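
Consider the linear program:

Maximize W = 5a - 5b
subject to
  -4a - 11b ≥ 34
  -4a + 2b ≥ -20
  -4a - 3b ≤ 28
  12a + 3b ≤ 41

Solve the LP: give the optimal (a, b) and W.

a = 1/5, b = -48/5, maximum W = 49

Extreme points and W = 5a - 5b:
  (38/13, -54/13) → W = 460/13
  (-103/16, -3/4) → W = -455/16
  (1/5, -48/5) → W = 49

The binding constraints are -4a + 2b = -20 and -4a - 3b = 28.
Solving simultaneously gives a = 1/5, b = -48/5.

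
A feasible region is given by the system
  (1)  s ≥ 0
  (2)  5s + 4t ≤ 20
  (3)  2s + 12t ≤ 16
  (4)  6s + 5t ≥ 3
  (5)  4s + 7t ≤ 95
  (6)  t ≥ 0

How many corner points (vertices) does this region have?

The feasible vertices (each the meet of two boundaries and inside every other half-plane) are:
  (0, 4/3)
  (0, 3/5)
  (44/13, 10/13)
  (4, 0)
  (1/2, 0)

5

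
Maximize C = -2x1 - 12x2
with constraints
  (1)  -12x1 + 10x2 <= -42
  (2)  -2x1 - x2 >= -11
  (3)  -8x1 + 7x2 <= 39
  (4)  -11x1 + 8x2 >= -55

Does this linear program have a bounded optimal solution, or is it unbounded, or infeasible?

unbounded

From the feasible point (19/4, 3/2), moving in the direction (-10, -12) keeps every constraint satisfied while C increases without bound.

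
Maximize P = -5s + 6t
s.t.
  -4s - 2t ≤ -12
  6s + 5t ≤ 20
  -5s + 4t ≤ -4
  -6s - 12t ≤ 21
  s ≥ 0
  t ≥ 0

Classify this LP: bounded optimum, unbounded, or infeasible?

bounded optimum

Feasible corners and P = -5s + 6t:
  (5/2, 1) → P = -13/2
  (3, 0) → P = -15
  (10/3, 0) → P = -50/3
The feasible region has finitely many vertices and no improving ray; the maximum is -13/2 at (5/2, 1).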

_ _ _ _

(Aim of the task):
From the records above, return each line that includes "Maximize".

(Solved exercise):
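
Maximize W = 5a - 5b
Maximize C = -2x1 - 12x2
Maximize P = -5s + 6t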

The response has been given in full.